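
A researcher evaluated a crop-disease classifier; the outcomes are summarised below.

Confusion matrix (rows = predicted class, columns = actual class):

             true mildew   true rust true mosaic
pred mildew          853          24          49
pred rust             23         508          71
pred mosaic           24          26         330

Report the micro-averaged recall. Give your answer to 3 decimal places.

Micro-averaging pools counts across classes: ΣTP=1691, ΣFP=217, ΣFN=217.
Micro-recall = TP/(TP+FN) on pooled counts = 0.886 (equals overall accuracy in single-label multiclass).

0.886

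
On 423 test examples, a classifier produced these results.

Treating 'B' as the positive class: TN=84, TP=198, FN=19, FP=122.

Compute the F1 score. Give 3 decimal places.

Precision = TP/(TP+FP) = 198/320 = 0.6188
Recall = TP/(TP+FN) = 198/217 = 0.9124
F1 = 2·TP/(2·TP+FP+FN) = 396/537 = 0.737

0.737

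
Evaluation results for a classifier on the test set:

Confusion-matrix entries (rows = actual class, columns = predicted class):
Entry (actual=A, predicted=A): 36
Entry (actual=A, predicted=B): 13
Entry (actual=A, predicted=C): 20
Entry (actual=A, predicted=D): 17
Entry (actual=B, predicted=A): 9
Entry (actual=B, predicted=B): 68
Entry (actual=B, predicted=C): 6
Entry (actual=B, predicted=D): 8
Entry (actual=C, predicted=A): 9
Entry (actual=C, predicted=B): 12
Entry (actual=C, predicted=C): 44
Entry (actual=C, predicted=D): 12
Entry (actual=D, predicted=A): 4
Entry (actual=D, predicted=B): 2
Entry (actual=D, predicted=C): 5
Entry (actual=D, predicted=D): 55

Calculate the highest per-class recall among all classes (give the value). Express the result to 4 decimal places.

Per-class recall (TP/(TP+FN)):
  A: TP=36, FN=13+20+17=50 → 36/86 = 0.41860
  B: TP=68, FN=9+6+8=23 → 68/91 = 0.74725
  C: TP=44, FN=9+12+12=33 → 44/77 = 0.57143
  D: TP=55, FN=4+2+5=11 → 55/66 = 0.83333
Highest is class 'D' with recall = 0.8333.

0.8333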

WHAT IS EXPECTED:
Starting with the first line of the entries, transcribe every line up to and including the one with "Entry (actual=D, predicted=D): 55".

SOLVED PROBLEM:
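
A researcher evaluated a crop-disease classifier; the outcomes are summarised below.

Confusion matrix (rows = predicted class, columns = actual class):

             true mildew   true rust true mosaic
pred mildew          853          24          49
pred rust             23         508          71
pred mosaic           24          26         330

Report the micro-averaged recall. Give your answer to 3 decimal places.

Micro-averaging pools counts across classes: ΣTP=1691, ΣFP=217, ΣFN=217.
Micro-recall = TP/(TP+FN) on pooled counts = 0.886 (equals overall accuracy in single-label multiclass).

0.886

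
On 423 test examples, a classifier produced these results.

Treating 'B' as the positive class: TN=84, TP=198, FN=19, FP=122.

Compute the F1 score. Give 3 decimal places.

Precision = TP/(TP+FP) = 198/320 = 0.6188
Recall = TP/(TP+FN) = 198/217 = 0.9124
F1 = 2·TP/(2·TP+FP+FN) = 396/537 = 0.737

0.737

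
Evaluation results for a classifier on the test set:

Confusion-matrix entries (rows = actual class, columns = predicted class):
Entry (actual=A, predicted=A): 36
Entry (actual=A, predicted=B): 13
Entry (actual=A, predicted=C): 20
Entry (actual=A, predicted=D): 17
Entry (actual=B, predicted=A): 9
Entry (actual=B, predicted=B): 68
Entry (actual=B, predicted=C): 6
Entry (actual=B, predicted=D): 8
Entry (actual=C, predicted=A): 9
Entry (actual=C, predicted=B): 12
Entry (actual=C, predicted=C): 44
Entry (actual=C, predicted=D): 12
Entry (actual=D, predicted=A): 4
Entry (actual=D, predicted=B): 2
Entry (actual=D, predicted=C): 5
Entry (actual=D, predicted=D): 55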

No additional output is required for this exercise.